### What is needed
Exactly as they stand, set down all of the records again.
++++ Record set ++++
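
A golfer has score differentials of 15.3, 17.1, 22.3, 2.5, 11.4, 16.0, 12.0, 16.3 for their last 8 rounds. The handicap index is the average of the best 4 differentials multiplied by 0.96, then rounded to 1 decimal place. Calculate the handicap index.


All differentials: 15.3, 17.1, 22.3, 2.5, 11.4, 16.0, 12.0, 16.3
Sorted: 2.5, 11.4, 12.0, 15.3, 16.0, 16.3, 17.1, 22.3
Best 4: 2.5, 11.4, 12.0, 15.3
Average of best = 41.2 / 4 = 10.3
Raw index = 10.3 * 0.96 = 9.888
Handicap index = round(9.888, 1) = 9.9

9.9


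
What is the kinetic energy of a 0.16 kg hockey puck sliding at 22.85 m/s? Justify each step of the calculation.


KE = 0.5 * m * v^2
KE = 0.5 * 0.16 * 22.85^2
KE = 0.5 * 0.16 * 522.1225 = 41.7698 J

41.7698 J


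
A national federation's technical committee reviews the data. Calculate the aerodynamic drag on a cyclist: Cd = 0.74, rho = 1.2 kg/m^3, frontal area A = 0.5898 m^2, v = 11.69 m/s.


Fd = 0.5 * Cd * rho * A * v^2
Fd = 0.5 * 0.74 * 1.2 * 0.5898 * 11.69^2
v^2 = 136.6561
Fd = 0.5 * 0.74 * 1.2 * 0.5898 * 136.6561 = 35.7863 N

35.7863 N


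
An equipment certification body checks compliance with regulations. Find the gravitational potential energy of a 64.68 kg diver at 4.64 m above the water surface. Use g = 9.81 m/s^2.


PE = m * g * h
PE = 64.68 * 9.81 * 4.64
PE = 634.5108 * 4.64 = 2944.1301 J

2944.1301 J


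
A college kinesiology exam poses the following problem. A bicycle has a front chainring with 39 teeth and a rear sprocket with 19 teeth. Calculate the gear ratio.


GR = front_teeth / rear_teeth
GR = 39 / 19
GR = 2.0526

2.0526


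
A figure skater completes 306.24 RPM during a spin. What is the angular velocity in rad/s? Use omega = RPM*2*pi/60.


omega = RPM * 2 * pi / 60
omega = 306.24 * 2 * 3.14159 / 60
omega = 1924.1627 / 60 = 32.0694 rad/s

32.0694 rad/s


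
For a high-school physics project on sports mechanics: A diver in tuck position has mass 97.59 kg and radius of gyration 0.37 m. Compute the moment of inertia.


I = m * k^2
I = 97.59 * 0.37^2
I = 97.59 * 0.1369 = 13.3601 kg*m^2

13.3601 kg*m^2


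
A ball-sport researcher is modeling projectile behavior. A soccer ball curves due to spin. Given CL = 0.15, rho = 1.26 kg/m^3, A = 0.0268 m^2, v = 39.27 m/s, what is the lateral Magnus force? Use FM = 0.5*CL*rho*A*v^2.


FM = 0.5 * CL * rho * A * v^2
FM = 0.5 * 0.15 * 1.26 * 0.0268 * 39.27^2
v^2 = 1542.1329
FM = 0.5 * 0.15 * 1.26 * 0.0268 * 1542.1329 = 3.9056 N

3.9056 N


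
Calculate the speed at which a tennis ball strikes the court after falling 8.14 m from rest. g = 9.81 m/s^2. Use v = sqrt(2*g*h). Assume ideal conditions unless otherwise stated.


v = sqrt(2 * g * h)
v = sqrt(2 * 9.81 * 8.14)
v = sqrt(159.7068) = 12.6375 m/s

12.6375 m/s


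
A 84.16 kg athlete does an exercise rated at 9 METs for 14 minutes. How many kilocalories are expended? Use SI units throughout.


kcal = MET * mass * time_hr
Convert time: 14 min = 0.2333 hr
kcal = 9 * 84.16 * 0.2333
kcal = 176.736 kcal

176.736 kcal


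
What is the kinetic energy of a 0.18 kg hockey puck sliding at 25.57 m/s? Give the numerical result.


KE = 0.5 * m * v^2
KE = 0.5 * 0.18 * 25.57^2
KE = 0.5 * 0.18 * 653.8249 = 58.8442 J

58.8442 J


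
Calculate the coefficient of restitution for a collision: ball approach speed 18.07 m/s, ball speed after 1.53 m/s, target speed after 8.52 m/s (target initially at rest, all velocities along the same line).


e = (v2_after - v1_after) / (v1_before - v2_before)
Numerator = 8.52 - 1.53 = 6.99
Denominator = 18.07 - 0 = 18.07
e = 6.99 / 18.07 = 0.3868

0.3868


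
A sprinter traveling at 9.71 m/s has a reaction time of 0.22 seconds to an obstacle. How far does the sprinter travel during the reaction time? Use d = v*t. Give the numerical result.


d = v * t
d = 9.71 * 0.22
d = 2.1362 m

2.1362 m


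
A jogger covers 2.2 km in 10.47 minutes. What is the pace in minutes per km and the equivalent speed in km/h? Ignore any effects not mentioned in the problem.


Pace = time / distance = 10.47 min / 2.2 km = 4.7591 min/km
Speed = distance / time_in_hours = 2.2 / 0.1745 hr
Speed = 12.6074 km/h

4.7591 min/km, 12.6074 km/h


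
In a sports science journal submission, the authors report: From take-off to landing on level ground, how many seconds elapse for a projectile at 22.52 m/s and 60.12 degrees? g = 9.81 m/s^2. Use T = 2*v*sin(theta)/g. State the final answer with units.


T = 2*v*sin(theta)/g
sin(theta) = sin(60.12 deg) = 0.8671
T = 2*22.52*0.8671 / 9.81
T = 39.0529 / 9.81 = 3.9809 s

3.9809 s


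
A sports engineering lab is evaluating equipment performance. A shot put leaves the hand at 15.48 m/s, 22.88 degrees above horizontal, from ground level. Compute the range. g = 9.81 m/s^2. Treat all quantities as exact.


R = v^2 * sin(2*theta) / g
Convert angle to radians: theta = 22.88 deg = 0.3993 rad
sin(2*theta) = sin(0.7987) = 0.7164
R = 15.48^2 * 0.7164 / 9.81
R = 239.6304 * 0.7164 / 9.81 = 17.5002 m

17.5002 m


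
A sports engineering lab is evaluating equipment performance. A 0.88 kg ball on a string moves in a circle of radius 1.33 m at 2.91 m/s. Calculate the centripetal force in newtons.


Fc = m * v^2 / r
v^2 = 2.91^2 = 8.4681
Fc = 0.88 * 8.4681 / 1.33
Fc = 7.4519 / 1.33 = 5.603 N

5.603 N


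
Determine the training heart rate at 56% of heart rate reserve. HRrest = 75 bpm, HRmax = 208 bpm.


Target = HRrest + pct*(HRmax - HRrest)
Heart rate reserve = HRmax - HRrest = 208 - 75 = 133 bpm
Fraction = 56% = 0.56
Target = 75 + 0.56 * 133
Target = 75 + 74.48 = 149.48 bpm

149.48 bpm


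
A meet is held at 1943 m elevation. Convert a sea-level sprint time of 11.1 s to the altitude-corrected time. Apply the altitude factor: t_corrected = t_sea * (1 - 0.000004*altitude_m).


Correction factor = 1 - 0.000004 * 1943 = 0.992228
t_corrected = t_sea * factor = 11.1 * 0.992228
t_corrected = 11.0137 s

11.0137 s


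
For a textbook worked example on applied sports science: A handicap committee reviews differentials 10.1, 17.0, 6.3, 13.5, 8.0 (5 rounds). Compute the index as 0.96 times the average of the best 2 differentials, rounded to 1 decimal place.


All differentials: 10.1, 17.0, 6.3, 13.5, 8.0
Sorted: 6.3, 8.0, 10.1, 13.5, 17.0
Best 2: 6.3, 8.0
Average of best = 14.3 / 2 = 7.15
Raw index = 7.15 * 0.96 = 6.864
Handicap index = round(6.864, 1) = 6.9

6.9


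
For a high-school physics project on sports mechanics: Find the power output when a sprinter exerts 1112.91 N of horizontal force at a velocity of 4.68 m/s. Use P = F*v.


P = F * v
P = 1112.91 * 4.68
P = 5208.4188 W

5208.4188 W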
++++
### Problem solution
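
A golfer has score differentials of 15.3, 17.1, 22.3, 2.5, 11.4, 16.0, 12.0, 16.3 for their last 8 rounds. The handicap index is the average of the best 4 differentials multiplied by 0.96, then rounded to 1 decimal place. Calculate the handicap index.


All differentials: 15.3, 17.1, 22.3, 2.5, 11.4, 16.0, 12.0, 16.3
Sorted: 2.5, 11.4, 12.0, 15.3, 16.0, 16.3, 17.1, 22.3
Best 4: 2.5, 11.4, 12.0, 15.3
Average of best = 41.2 / 4 = 10.3
Raw index = 10.3 * 0.96 = 9.888
Handicap index = round(9.888, 1) = 9.9

9.9


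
What is the kinetic energy of a 0.16 kg hockey puck sliding at 22.85 m/s? Justify each step of the calculation.


KE = 0.5 * m * v^2
KE = 0.5 * 0.16 * 22.85^2
KE = 0.5 * 0.16 * 522.1225 = 41.7698 J

41.7698 J


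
A national federation's technical committee reviews the data. Calculate the aerodynamic drag on a cyclist: Cd = 0.74, rho = 1.2 kg/m^3, frontal area A = 0.5898 m^2, v = 11.69 m/s.


Fd = 0.5 * Cd * rho * A * v^2
Fd = 0.5 * 0.74 * 1.2 * 0.5898 * 11.69^2
v^2 = 136.6561
Fd = 0.5 * 0.74 * 1.2 * 0.5898 * 136.6561 = 35.7863 N

35.7863 N


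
An equipment certification body checks compliance with regulations. Find the gravitational potential energy of a 64.68 kg diver at 4.64 m above the water surface. Use g = 9.81 m/s^2.


PE = m * g * h
PE = 64.68 * 9.81 * 4.64
PE = 634.5108 * 4.64 = 2944.1301 J

2944.1301 J


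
A college kinesiology exam poses the following problem. A bicycle has a front chainring with 39 teeth and a rear sprocket with 19 teeth. Calculate the gear ratio.


GR = front_teeth / rear_teeth
GR = 39 / 19
GR = 2.0526

2.0526


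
A figure skater completes 306.24 RPM during a spin. What is the angular velocity in rad/s? Use omega = RPM*2*pi/60.


omega = RPM * 2 * pi / 60
omega = 306.24 * 2 * 3.14159 / 60
omega = 1924.1627 / 60 = 32.0694 rad/s

32.0694 rad/s


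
For a high-school physics project on sports mechanics: A diver in tuck position has mass 97.59 kg and radius of gyration 0.37 m. Compute the moment of inertia.


I = m * k^2
I = 97.59 * 0.37^2
I = 97.59 * 0.1369 = 13.3601 kg*m^2

13.3601 kg*m^2


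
A ball-sport researcher is modeling projectile behavior. A soccer ball curves due to spin. Given CL = 0.15, rho = 1.26 kg/m^3, A = 0.0268 m^2, v = 39.27 m/s, what is the lateral Magnus force? Use FM = 0.5*CL*rho*A*v^2.


FM = 0.5 * CL * rho * A * v^2
FM = 0.5 * 0.15 * 1.26 * 0.0268 * 39.27^2
v^2 = 1542.1329
FM = 0.5 * 0.15 * 1.26 * 0.0268 * 1542.1329 = 3.9056 N

3.9056 N


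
Calculate the speed at which a tennis ball strikes the court after falling 8.14 m from rest. g = 9.81 m/s^2. Use v = sqrt(2*g*h). Assume ideal conditions unless otherwise stated.


v = sqrt(2 * g * h)
v = sqrt(2 * 9.81 * 8.14)
v = sqrt(159.7068) = 12.6375 m/s

12.6375 m/s


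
A 84.16 kg athlete does an exercise rated at 9 METs for 14 minutes. How many kilocalories are expended? Use SI units throughout.


kcal = MET * mass * time_hr
Convert time: 14 min = 0.2333 hr
kcal = 9 * 84.16 * 0.2333
kcal = 176.736 kcal

176.736 kcal


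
What is the kinetic energy of a 0.18 kg hockey puck sliding at 25.57 m/s? Give the numerical result.


KE = 0.5 * m * v^2
KE = 0.5 * 0.18 * 25.57^2
KE = 0.5 * 0.18 * 653.8249 = 58.8442 J

58.8442 J


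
Calculate the coefficient of restitution for a collision: ball approach speed 18.07 m/s, ball speed after 1.53 m/s, target speed after 8.52 m/s (target initially at rest, all velocities along the same line).


e = (v2_after - v1_after) / (v1_before - v2_before)
Numerator = 8.52 - 1.53 = 6.99
Denominator = 18.07 - 0 = 18.07
e = 6.99 / 18.07 = 0.3868

0.3868


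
A sprinter traveling at 9.71 m/s has a reaction time of 0.22 seconds to an obstacle. How far does the sprinter travel during the reaction time? Use d = v*t. Give the numerical result.


d = v * t
d = 9.71 * 0.22
d = 2.1362 m

2.1362 m


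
A jogger covers 2.2 km in 10.47 minutes. What is the pace in minutes per km and the equivalent speed in km/h? Ignore any effects not mentioned in the problem.


Pace = time / distance = 10.47 min / 2.2 km = 4.7591 min/km
Speed = distance / time_in_hours = 2.2 / 0.1745 hr
Speed = 12.6074 km/h

4.7591 min/km, 12.6074 km/h


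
In a sports science journal submission, the authors report: From take-off to landing on level ground, how many seconds elapse for a projectile at 22.52 m/s and 60.12 degrees? g = 9.81 m/s^2. Use T = 2*v*sin(theta)/g. State the final answer with units.


T = 2*v*sin(theta)/g
sin(theta) = sin(60.12 deg) = 0.8671
T = 2*22.52*0.8671 / 9.81
T = 39.0529 / 9.81 = 3.9809 s

3.9809 s


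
A sports engineering lab is evaluating equipment performance. A shot put leaves the hand at 15.48 m/s, 22.88 degrees above horizontal, from ground level. Compute the range. g = 9.81 m/s^2. Treat all quantities as exact.


R = v^2 * sin(2*theta) / g
Convert angle to radians: theta = 22.88 deg = 0.3993 rad
sin(2*theta) = sin(0.7987) = 0.7164
R = 15.48^2 * 0.7164 / 9.81
R = 239.6304 * 0.7164 / 9.81 = 17.5002 m

17.5002 m


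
A sports engineering lab is evaluating equipment performance. A 0.88 kg ball on a string moves in a circle of radius 1.33 m at 2.91 m/s. Calculate the centripetal force in newtons.


Fc = m * v^2 / r
v^2 = 2.91^2 = 8.4681
Fc = 0.88 * 8.4681 / 1.33
Fc = 7.4519 / 1.33 = 5.603 N

5.603 N


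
Determine the training heart rate at 56% of heart rate reserve. HRrest = 75 bpm, HRmax = 208 bpm.


Target = HRrest + pct*(HRmax - HRrest)
Heart rate reserve = HRmax - HRrest = 208 - 75 = 133 bpm
Fraction = 56% = 0.56
Target = 75 + 0.56 * 133
Target = 75 + 74.48 = 149.48 bpm

149.48 bpm


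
A meet is held at 1943 m elevation. Convert a sea-level sprint time of 11.1 s to the altitude-corrected time. Apply the altitude factor: t_corrected = t_sea * (1 - 0.000004*altitude_m).


Correction factor = 1 - 0.000004 * 1943 = 0.992228
t_corrected = t_sea * factor = 11.1 * 0.992228
t_corrected = 11.0137 s

11.0137 s


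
For a textbook worked example on applied sports science: A handicap committee reviews differentials 10.1, 17.0, 6.3, 13.5, 8.0 (5 rounds). Compute the index as 0.96 times the average of the best 2 differentials, rounded to 1 decimal place.


All differentials: 10.1, 17.0, 6.3, 13.5, 8.0
Sorted: 6.3, 8.0, 10.1, 13.5, 17.0
Best 2: 6.3, 8.0
Average of best = 14.3 / 2 = 7.15
Raw index = 7.15 * 0.96 = 6.864
Handicap index = round(6.864, 1) = 6.9

6.9


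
For a high-school physics project on sports mechanics: Find the power output when a sprinter exerts 1112.91 N of horizontal force at a velocity of 4.68 m/s. Use P = F*v.


P = F * v
P = 1112.91 * 4.68
P = 5208.4188 W

5208.4188 W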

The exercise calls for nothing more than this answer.